_PROVIDED ENTRIES_
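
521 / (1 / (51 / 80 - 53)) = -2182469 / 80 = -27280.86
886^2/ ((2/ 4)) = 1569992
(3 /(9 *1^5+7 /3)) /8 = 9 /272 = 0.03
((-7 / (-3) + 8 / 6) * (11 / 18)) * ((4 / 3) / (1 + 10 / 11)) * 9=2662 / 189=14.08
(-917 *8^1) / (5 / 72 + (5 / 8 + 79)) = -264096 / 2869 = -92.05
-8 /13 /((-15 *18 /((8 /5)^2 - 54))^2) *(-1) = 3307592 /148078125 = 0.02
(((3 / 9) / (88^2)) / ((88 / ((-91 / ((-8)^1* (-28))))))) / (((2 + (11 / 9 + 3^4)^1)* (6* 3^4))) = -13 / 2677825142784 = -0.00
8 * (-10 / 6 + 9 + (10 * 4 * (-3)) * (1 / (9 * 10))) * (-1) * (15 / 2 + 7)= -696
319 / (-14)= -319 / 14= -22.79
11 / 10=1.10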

_ACTIVITY_
All lines from the one with "(((3 / 9) / (88^2))" to the end of the records must be set down exactly. Skip every line before it.

_RESPONSE FOR THIS EXERCISE_
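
(((3 / 9) / (88^2)) / ((88 / ((-91 / ((-8)^1* (-28))))))) / (((2 + (11 / 9 + 3^4)^1)* (6* 3^4))) = -13 / 2677825142784 = -0.00
8 * (-10 / 6 + 9 + (10 * 4 * (-3)) * (1 / (9 * 10))) * (-1) * (15 / 2 + 7)= -696
319 / (-14)= -319 / 14= -22.79
11 / 10=1.10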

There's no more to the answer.